How to complete this task — Only the lines from the one containing "A chalk aquifer" through the end of the entries should be repeated, exactly as they appear, first and last included.

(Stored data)
#####
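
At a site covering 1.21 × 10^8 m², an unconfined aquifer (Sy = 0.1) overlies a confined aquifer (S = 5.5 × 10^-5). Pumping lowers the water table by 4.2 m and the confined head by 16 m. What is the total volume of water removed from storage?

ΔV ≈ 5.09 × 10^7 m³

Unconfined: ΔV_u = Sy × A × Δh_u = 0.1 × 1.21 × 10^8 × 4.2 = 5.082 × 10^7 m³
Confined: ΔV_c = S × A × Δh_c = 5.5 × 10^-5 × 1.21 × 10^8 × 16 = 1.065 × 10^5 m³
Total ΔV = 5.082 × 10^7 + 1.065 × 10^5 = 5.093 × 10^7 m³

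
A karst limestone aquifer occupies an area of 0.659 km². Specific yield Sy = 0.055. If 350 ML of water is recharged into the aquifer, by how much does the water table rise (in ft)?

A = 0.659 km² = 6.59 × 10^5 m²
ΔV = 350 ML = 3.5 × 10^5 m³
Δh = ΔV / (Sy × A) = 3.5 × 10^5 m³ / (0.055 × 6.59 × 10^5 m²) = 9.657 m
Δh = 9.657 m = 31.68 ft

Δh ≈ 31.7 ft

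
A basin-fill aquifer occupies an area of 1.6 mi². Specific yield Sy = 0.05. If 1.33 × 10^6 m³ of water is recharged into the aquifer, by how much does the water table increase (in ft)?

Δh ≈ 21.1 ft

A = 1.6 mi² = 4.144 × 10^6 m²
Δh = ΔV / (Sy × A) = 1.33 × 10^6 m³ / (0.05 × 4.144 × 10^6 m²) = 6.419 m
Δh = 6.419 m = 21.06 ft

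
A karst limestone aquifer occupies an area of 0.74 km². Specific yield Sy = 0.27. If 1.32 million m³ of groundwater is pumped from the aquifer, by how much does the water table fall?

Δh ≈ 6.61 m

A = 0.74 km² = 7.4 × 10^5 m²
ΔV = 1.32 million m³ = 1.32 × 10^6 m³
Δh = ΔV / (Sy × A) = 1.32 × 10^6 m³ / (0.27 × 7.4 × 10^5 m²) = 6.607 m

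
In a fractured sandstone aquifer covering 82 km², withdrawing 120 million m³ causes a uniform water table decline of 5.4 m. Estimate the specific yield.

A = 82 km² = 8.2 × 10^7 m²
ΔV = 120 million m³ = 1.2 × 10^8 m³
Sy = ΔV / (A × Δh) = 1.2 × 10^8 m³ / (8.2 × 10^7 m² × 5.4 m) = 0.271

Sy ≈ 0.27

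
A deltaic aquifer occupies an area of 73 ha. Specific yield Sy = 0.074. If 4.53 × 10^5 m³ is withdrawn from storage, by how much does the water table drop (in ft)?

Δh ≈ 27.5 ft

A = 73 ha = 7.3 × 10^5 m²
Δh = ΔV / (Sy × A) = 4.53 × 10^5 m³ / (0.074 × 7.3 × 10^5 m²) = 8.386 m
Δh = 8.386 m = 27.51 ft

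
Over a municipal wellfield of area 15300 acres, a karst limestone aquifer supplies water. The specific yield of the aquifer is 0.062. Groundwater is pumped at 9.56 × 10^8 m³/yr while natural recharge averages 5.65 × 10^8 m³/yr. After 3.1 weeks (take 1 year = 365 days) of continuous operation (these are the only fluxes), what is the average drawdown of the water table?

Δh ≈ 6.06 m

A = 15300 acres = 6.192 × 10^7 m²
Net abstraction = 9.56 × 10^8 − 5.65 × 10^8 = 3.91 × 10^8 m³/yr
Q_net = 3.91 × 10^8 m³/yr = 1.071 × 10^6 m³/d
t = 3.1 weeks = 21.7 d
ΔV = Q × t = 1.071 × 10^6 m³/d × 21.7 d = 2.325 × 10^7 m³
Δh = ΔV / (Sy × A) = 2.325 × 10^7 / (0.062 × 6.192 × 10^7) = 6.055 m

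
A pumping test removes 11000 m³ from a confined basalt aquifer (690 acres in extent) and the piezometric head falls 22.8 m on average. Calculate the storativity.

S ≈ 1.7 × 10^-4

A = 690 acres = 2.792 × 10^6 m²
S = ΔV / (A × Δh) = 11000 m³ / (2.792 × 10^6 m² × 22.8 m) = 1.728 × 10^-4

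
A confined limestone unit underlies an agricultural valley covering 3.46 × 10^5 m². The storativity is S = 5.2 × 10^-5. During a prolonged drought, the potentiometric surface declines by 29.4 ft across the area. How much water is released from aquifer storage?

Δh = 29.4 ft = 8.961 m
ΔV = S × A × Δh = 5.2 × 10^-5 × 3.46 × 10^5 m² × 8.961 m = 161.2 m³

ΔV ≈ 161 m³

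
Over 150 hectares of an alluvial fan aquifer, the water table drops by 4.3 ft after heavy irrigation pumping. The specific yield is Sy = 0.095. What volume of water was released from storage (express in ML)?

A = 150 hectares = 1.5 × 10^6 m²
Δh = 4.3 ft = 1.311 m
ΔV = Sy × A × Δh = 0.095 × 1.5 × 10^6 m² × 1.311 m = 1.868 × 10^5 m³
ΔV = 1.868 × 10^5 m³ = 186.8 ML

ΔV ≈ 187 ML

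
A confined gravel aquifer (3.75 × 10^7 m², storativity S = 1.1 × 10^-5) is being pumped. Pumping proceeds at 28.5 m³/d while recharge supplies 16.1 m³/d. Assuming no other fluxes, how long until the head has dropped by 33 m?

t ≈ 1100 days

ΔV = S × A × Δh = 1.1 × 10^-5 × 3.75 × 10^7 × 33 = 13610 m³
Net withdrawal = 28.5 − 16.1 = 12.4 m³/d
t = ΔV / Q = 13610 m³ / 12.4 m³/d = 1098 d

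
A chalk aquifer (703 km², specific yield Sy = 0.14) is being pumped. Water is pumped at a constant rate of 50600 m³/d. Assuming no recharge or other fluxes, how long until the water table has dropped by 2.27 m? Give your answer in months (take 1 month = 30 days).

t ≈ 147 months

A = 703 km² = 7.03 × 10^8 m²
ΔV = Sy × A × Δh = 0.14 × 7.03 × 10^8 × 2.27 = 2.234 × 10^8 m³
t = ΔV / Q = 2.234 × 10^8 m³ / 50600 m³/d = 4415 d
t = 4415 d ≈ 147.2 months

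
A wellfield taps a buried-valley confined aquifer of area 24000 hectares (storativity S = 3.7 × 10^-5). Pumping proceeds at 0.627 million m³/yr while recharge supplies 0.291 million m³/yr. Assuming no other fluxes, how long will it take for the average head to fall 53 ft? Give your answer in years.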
#####
Task result —
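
A chalk aquifer (703 km², specific yield Sy = 0.14) is being pumped. Water is pumped at a constant rate of 50600 m³/d. Assuming no recharge or other fluxes, how long until the water table has dropped by 2.27 m? Give your answer in months (take 1 month = 30 days).

t ≈ 147 months

A = 703 km² = 7.03 × 10^8 m²
ΔV = Sy × A × Δh = 0.14 × 7.03 × 10^8 × 2.27 = 2.234 × 10^8 m³
t = ΔV / Q = 2.234 × 10^8 m³ / 50600 m³/d = 4415 d
t = 4415 d ≈ 147.2 months

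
A wellfield taps a buried-valley confined aquifer of area 24000 hectares (storativity S = 3.7 × 10^-5). Pumping proceeds at 0.627 million m³/yr while recharge supplies 0.291 million m³/yr. Assuming no other fluxes, how long will it take for the average head to fall 53 ft? Give your answer in years.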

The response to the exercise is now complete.